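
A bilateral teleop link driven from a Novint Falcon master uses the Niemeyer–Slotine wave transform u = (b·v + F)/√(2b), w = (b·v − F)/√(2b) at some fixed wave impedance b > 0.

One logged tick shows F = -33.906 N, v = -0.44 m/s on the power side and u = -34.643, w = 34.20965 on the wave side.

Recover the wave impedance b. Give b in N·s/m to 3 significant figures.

u + w = -0.4333;  u + w = √(2b)·v, so √(2b) = -0.4333/(-0.44) = 0.9849.
b = (√(2b))²/2 = 0.9700/2 = 0.4850.
(Check via u − w = 2F/√(2b): u − w = -68.8527, 2F/√(2b) = -68.8526.)

b = 0.485 N·s/m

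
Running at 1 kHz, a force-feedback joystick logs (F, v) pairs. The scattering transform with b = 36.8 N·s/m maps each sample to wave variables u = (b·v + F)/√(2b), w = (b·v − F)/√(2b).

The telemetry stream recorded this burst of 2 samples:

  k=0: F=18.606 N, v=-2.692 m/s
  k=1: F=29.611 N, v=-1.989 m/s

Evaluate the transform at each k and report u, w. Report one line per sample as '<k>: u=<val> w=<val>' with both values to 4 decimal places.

k=0: b·v=36.8×(-2.692)=-99.0656; √(2b)=8.5790; u=(-99.0656+18.606)/8.5790=-9.3786, w=(-99.0656−18.606)/8.5790=-13.7162
k=1: b·v=36.8×(-1.989)=-73.1952; √(2b)=8.5790; u=(-73.1952+29.611)/8.5790=-5.0803, w=(-73.1952−29.611)/8.5790=-11.9834

0: u=-9.3786 w=-13.7162
1: u=-5.0803 w=-11.9834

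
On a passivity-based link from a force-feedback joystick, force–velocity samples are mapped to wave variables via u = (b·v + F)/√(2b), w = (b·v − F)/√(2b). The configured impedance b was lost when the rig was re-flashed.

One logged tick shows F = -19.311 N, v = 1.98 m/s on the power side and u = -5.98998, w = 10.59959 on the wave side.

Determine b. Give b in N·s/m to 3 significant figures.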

REQUIRED ACTION:
What is the number of lines in the listing that hold the word "shows"? Say only that number.

ANSWER SPACE:
2